All of the records must be repeated exactly as they read.

--- RECORDS FOR PROCESSING ---

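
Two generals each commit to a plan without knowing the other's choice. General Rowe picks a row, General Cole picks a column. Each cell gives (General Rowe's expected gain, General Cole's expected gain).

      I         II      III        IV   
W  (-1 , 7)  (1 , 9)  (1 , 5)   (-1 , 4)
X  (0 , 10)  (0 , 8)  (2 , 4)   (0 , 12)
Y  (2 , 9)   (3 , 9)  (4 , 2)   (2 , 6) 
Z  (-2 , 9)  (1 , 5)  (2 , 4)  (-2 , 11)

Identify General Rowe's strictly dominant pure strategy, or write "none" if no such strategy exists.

Y

Y vs W: I: 2>-1, II: 3>1, III: 4>1, IV: 2>-1.
Y vs X: I: 2>0, II: 3>0, III: 4>2, IV: 2>0.
Y vs Z: I: 2>-2, II: 3>1, III: 4>2, IV: 2>-2.
Y strictly beats every other strategy against every opponent action, so it is strictly dominant.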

---

* _EXERCISE RESPONSE_
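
Two generals each commit to a plan without knowing the other's choice. General Rowe picks a row, General Cole picks a column. Each cell gives (General Rowe's expected gain, General Cole's expected gain).

      I         II      III        IV   
W  (-1 , 7)  (1 , 9)  (1 , 5)   (-1 , 4)
X  (0 , 10)  (0 , 8)  (2 , 4)   (0 , 12)
Y  (2 , 9)   (3 , 9)  (4 , 2)   (2 , 6) 
Z  (-2 , 9)  (1 , 5)  (2 , 4)  (-2 , 11)

Identify General Rowe's strictly dominant pure strategy, or write "none" if no such strategy exists.

Y

Y vs W: I: 2>-1, II: 3>1, III: 4>1, IV: 2>-1.
Y vs X: I: 2>0, II: 3>0, III: 4>2, IV: 2>0.
Y vs Z: I: 2>-2, II: 3>1, III: 4>2, IV: 2>-2.
Y strictly beats every other strategy against every opponent action, so it is strictly dominant.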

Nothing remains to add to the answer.